» **Input**:

§

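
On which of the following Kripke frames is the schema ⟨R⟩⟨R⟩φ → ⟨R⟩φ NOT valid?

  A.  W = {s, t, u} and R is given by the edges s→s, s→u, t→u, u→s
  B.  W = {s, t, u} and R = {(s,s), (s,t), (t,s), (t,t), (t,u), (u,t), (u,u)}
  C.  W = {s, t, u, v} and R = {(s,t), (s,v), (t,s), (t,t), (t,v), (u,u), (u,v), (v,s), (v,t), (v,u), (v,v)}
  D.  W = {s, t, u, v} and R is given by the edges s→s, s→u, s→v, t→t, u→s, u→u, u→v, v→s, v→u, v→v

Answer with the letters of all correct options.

The schema ⟨R⟩⟨R⟩φ → ⟨R⟩φ is the dual of axiom 4; it is valid on a frame iff R is transitive.
(A) R is not transitive (t R u and u R s but not t R s), so the schema fails here.
(B) R is not transitive (s R t and t R u but not s R u), so the schema fails here.
(C) R is not transitive (s R t and t R s but not s R s), so the schema fails here.
(D) R is transitive (R is closed under composition), so the schema is valid here.

A, B, C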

§

» **Task to complete**:
Within the material above, tally each line that contains "edges" and respond with the tally only.

» **Answer to the exercise**:
2